## Task item
Each record needs to be transcribed exactly.

## Information provided
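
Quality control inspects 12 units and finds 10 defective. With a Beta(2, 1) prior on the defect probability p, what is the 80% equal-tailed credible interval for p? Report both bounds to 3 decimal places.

[0.663, 0.919]

Posterior: Beta(2+10, 1+2) = Beta(12, 3).
Equal-tailed 80% interval: the 0.1 and 0.9 quantiles of Beta(12, 3).
Posterior mean ≈ 0.800, SD ≈ 0.100; a Normal approximation gives roughly [0.672, 0.928].
Exact: F⁻¹(0.1) = 0.663; F⁻¹(0.9) = 0.919.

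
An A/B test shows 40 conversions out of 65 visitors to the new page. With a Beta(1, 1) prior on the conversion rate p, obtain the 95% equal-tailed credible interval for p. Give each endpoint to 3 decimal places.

Posterior: Beta(1+40, 1+25) = Beta(41, 26).
Equal-tailed 95% interval: the 0.025 and 0.975 quantiles of Beta(41, 26).
Posterior mean ≈ 0.612, SD ≈ 0.059; a Normal approximation gives roughly [0.496, 0.728].
Exact: F⁻¹(0.025) = 0.493; F⁻¹(0.975) = 0.724.

[0.493, 0.724]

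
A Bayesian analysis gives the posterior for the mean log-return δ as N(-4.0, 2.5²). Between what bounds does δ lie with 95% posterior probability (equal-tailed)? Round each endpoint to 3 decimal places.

[-8.900, 0.900]

The posterior is symmetric, so the 95% equal-tailed interval is δ = -4.0 ± z·2.5 with z = 1.960.
Half-width: 1.960 × 2.5 = 4.900.
-4.0 − 4.900 = -8.900; -4.0 + 4.900 = 0.900.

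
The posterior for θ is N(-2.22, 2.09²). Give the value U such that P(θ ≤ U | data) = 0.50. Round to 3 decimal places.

Need U with P(θ ≤ U) = 0.50: U = -2.22 + z_{0.5}·2.09.
z = 0.000; U = -2.22 + 0.000 × 2.09 = -2.220.

-2.220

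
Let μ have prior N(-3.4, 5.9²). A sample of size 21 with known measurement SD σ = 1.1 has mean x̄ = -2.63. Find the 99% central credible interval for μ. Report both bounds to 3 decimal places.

Posterior precision = 1/5.9² + 21/1.1² = 0.0287 + 17.3554 = 17.3841, so posterior SD = 0.2398.
Posterior mean = (-3.4/5.9² + 21·-2.63/1.1²) / 17.3841 = -2.6313.
Interval: -2.6313 ± 2.576 × 0.2398 → [-3.249, -2.013].

[-3.249, -2.013]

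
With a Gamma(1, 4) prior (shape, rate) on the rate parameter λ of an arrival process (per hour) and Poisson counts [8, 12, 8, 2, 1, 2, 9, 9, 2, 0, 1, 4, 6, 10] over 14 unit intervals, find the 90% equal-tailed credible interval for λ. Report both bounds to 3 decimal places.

Posterior: Gamma(1+74, 4+14) = Gamma(75, 18) (shape, rate).
Equal-tailed 90% interval: Gamma(75, 18) quantiles at 0.05 and 0.95.
Posterior mean ≈ 4.167, SD ≈ 0.481; a Normal approximation gives roughly [3.375, 4.958].
Exact: lower = 3.408; upper = 4.988.

[3.408, 4.988]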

## Answer to this problem
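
Quality control inspects 12 units and finds 10 defective. With a Beta(2, 1) prior on the defect probability p, what is the 80% equal-tailed credible interval for p? Report both bounds to 3 decimal places.

[0.663, 0.919]

Posterior: Beta(2+10, 1+2) = Beta(12, 3).
Equal-tailed 80% interval: the 0.1 and 0.9 quantiles of Beta(12, 3).
Posterior mean ≈ 0.800, SD ≈ 0.100; a Normal approximation gives roughly [0.672, 0.928].
Exact: F⁻¹(0.1) = 0.663; F⁻¹(0.9) = 0.919.

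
An A/B test shows 40 conversions out of 65 visitors to the new page. With a Beta(1, 1) prior on the conversion rate p, obtain the 95% equal-tailed credible interval for p. Give each endpoint to 3 decimal places.

Posterior: Beta(1+40, 1+25) = Beta(41, 26).
Equal-tailed 95% interval: the 0.025 and 0.975 quantiles of Beta(41, 26).
Posterior mean ≈ 0.612, SD ≈ 0.059; a Normal approximation gives roughly [0.496, 0.728].
Exact: F⁻¹(0.025) = 0.493; F⁻¹(0.975) = 0.724.

[0.493, 0.724]

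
A Bayesian analysis gives the posterior for the mean log-return δ as N(-4.0, 2.5²). Between what bounds does δ lie with 95% posterior probability (equal-tailed)? Round each endpoint to 3 decimal places.

[-8.900, 0.900]

The posterior is symmetric, so the 95% equal-tailed interval is δ = -4.0 ± z·2.5 with z = 1.960.
Half-width: 1.960 × 2.5 = 4.900.
-4.0 − 4.900 = -8.900; -4.0 + 4.900 = 0.900.

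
The posterior for θ is N(-2.22, 2.09²). Give the value U such that P(θ ≤ U | data) = 0.50. Round to 3 decimal places.

Need U with P(θ ≤ U) = 0.50: U = -2.22 + z_{0.5}·2.09.
z = 0.000; U = -2.22 + 0.000 × 2.09 = -2.220.

-2.220

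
Let μ have prior N(-3.4, 5.9²). A sample of size 21 with known measurement SD σ = 1.1 has mean x̄ = -2.63. Find the 99% central credible interval for μ. Report both bounds to 3 decimal places.

Posterior precision = 1/5.9² + 21/1.1² = 0.0287 + 17.3554 = 17.3841, so posterior SD = 0.2398.
Posterior mean = (-3.4/5.9² + 21·-2.63/1.1²) / 17.3841 = -2.6313.
Interval: -2.6313 ± 2.576 × 0.2398 → [-3.249, -2.013].

[-3.249, -2.013]

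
With a Gamma(1, 4) prior (shape, rate) on the rate parameter λ of an arrival process (per hour) and Poisson counts [8, 12, 8, 2, 1, 2, 9, 9, 2, 0, 1, 4, 6, 10] over 14 unit intervals, find the 90% equal-tailed credible interval for λ. Report both bounds to 3 decimal places.

Posterior: Gamma(1+74, 4+14) = Gamma(75, 18) (shape, rate).
Equal-tailed 90% interval: Gamma(75, 18) quantiles at 0.05 and 0.95.
Posterior mean ≈ 4.167, SD ≈ 0.481; a Normal approximation gives roughly [3.375, 4.958].
Exact: lower = 3.408; upper = 4.988.

[3.408, 4.988]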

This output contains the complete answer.